THE PROBLEM =>
Give back the data in full. Leave nothing out.

══ PROVIDED RECORDS ══

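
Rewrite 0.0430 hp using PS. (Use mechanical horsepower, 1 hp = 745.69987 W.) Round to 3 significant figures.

1 hp = 1.01387 PS.
So 0.0430 × 1.01387 ≈ 0.0436 PS.

0.0436 metric horsepower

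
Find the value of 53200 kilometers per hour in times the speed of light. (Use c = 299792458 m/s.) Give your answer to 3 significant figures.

4.93 × 10^-5 times the speed of light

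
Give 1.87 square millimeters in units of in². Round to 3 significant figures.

1 mm² = 0.00155000 square inches.
Then 1.87 × 0.00155000 ≈ 0.00290 in².

0.00290 in²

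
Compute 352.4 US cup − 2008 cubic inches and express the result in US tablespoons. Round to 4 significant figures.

3413 US tbsp

352.4 US cup = 5638.40 US tbsp and 2008 in³ = 2225.32 US tbsp.
5638.40 − 2225.32 ≈ 3413 US tbsp.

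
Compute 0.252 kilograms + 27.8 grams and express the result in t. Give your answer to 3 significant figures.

0.252 kg = 0.000252000 t and 27.8 g = 2.78000e-5 t.
0.000252000 + 2.78000e-5 ≈ 0.000280 t.

0.000280 t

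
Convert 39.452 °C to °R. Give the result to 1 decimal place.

562.7 degrees Rankine

°R = (°C + 273.15) × 9/5.
Applying the formula gives 562.7 °R.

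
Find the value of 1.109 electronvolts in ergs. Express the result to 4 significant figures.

1.777 × 10^-12 ergs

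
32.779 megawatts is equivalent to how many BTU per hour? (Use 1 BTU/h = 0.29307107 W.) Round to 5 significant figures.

1.1185 × 10^8 BTU per hour

1 MW = 3.41214 × 10^6 BTU per hour.
So 32.779 × 3.41214 × 10^6 ≈ 1.1185 × 10^8 BTU/h.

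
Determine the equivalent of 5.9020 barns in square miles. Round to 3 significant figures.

2.28e-34 square miles

1 barn = 3.86102e-35 square miles.
Then 5.9020 × 3.86102e-35 ≈ 2.28e-34 mi².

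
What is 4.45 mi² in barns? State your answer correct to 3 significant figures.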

═══

EXERCISE SOLUTION =>
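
Rewrite 0.0430 hp using PS. (Use mechanical horsepower, 1 hp = 745.69987 W.) Round to 3 significant figures.

1 hp = 1.01387 PS.
So 0.0430 × 1.01387 ≈ 0.0436 PS.

0.0436 metric horsepower

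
Find the value of 53200 kilometers per hour in times the speed of light. (Use c = 299792458 m/s.) Give your answer to 3 significant figures.

4.93 × 10^-5 times the speed of light

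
Give 1.87 square millimeters in units of in². Round to 3 significant figures.

1 mm² = 0.00155000 square inches.
Then 1.87 × 0.00155000 ≈ 0.00290 in².

0.00290 in²

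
Compute 352.4 US cup − 2008 cubic inches and express the result in US tablespoons. Round to 4 significant figures.

3413 US tbsp

352.4 US cup = 5638.40 US tbsp and 2008 in³ = 2225.32 US tbsp.
5638.40 − 2225.32 ≈ 3413 US tbsp.

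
Compute 0.252 kilograms + 27.8 grams and express the result in t. Give your answer to 3 significant figures.

0.252 kg = 0.000252000 t and 27.8 g = 2.78000e-5 t.
0.000252000 + 2.78000e-5 ≈ 0.000280 t.

0.000280 t

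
Convert 39.452 °C to °R. Give the result to 1 decimal place.

562.7 degrees Rankine

°R = (°C + 273.15) × 9/5.
Applying the formula gives 562.7 °R.

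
Find the value of 1.109 electronvolts in ergs. Express the result to 4 significant figures.

1.777 × 10^-12 ergs

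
32.779 megawatts is equivalent to how many BTU per hour? (Use 1 BTU/h = 0.29307107 W.) Round to 5 significant figures.

1.1185 × 10^8 BTU per hour

1 MW = 3.41214 × 10^6 BTU per hour.
So 32.779 × 3.41214 × 10^6 ≈ 1.1185 × 10^8 BTU/h.

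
Determine the equivalent of 5.9020 barns in square miles. Round to 3 significant figures.

2.28e-34 square miles

1 barn = 3.86102e-35 square miles.
Then 5.9020 × 3.86102e-35 ≈ 2.28e-34 mi².

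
What is 4.45 mi² in barns? State your answer correct to 3 significant figures.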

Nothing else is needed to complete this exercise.